**Activity**
The lines to reproduce run from the one containing "Answer: -221508" to the end of the listing. Reproduce them exactly, both ends included, and nothing else.

**Data provided**
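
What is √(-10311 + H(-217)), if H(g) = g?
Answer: 4*I*√658 ≈ 102.61*I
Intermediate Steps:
√(-10311 + H(-217)) = √(-10311 - 217) = √(-10528) = 4*I*√658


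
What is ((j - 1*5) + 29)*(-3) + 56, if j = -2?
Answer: -10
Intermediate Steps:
((j - 1*5) + 29)*(-3) + 56 = ((-2 - 1*5) + 29)*(-3) + 56 = ((-2 - 5) + 29)*(-3) + 56 = (-7 + 29)*(-3) + 56 = 22*(-3) + 56 = -66 + 56 = -10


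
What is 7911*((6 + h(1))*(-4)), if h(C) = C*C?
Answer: -221508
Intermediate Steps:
h(C) = C**2
7911*((6 + h(1))*(-4)) = 7911*((6 + 1**2)*(-4)) = 7911*((6 + 1)*(-4)) = 7911*(7*(-4)) = 7911*(-28) = -221508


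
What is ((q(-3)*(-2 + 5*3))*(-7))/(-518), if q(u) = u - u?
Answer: 0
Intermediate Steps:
q(u) = 0
((q(-3)*(-2 + 5*3))*(-7))/(-518) = ((0*(-2 + 5*3))*(-7))/(-518) = ((0*(-2 + 15))*(-7))*(-1/518) = ((0*13)*(-7))*(-1/518) = (0*(-7))*(-1/518) = 0*(-1/518) = 0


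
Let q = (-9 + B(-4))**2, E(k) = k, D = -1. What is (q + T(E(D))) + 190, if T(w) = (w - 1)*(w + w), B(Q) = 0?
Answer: 275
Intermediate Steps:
T(w) = 2*w*(-1 + w) (T(w) = (-1 + w)*(2*w) = 2*w*(-1 + w))
q = 81 (q = (-9 + 0)**2 = (-9)**2 = 81)
(q + T(E(D))) + 190 = (81 + 2*(-1)*(-1 - 1)) + 190 = (81 + 2*(-1)*(-2)) + 190 = (81 + 4) + 190 = 85 + 190 = 275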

**Your response**
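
Answer: -221508
Intermediate Steps:
h(C) = C**2
7911*((6 + h(1))*(-4)) = 7911*((6 + 1**2)*(-4)) = 7911*((6 + 1)*(-4)) = 7911*(7*(-4)) = 7911*(-28) = -221508


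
What is ((q(-3)*(-2 + 5*3))*(-7))/(-518), if q(u) = u - u?
Answer: 0
Intermediate Steps:
q(u) = 0
((q(-3)*(-2 + 5*3))*(-7))/(-518) = ((0*(-2 + 5*3))*(-7))/(-518) = ((0*(-2 + 15))*(-7))*(-1/518) = ((0*13)*(-7))*(-1/518) = (0*(-7))*(-1/518) = 0*(-1/518) = 0


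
Let q = (-9 + B(-4))**2, E(k) = k, D = -1. What is (q + T(E(D))) + 190, if T(w) = (w - 1)*(w + w), B(Q) = 0?
Answer: 275
Intermediate Steps:
T(w) = 2*w*(-1 + w) (T(w) = (-1 + w)*(2*w) = 2*w*(-1 + w))
q = 81 (q = (-9 + 0)**2 = (-9)**2 = 81)
(q + T(E(D))) + 190 = (81 + 2*(-1)*(-1 - 1)) + 190 = (81 + 2*(-1)*(-2)) + 190 = (81 + 4) + 190 = 85 + 190 = 275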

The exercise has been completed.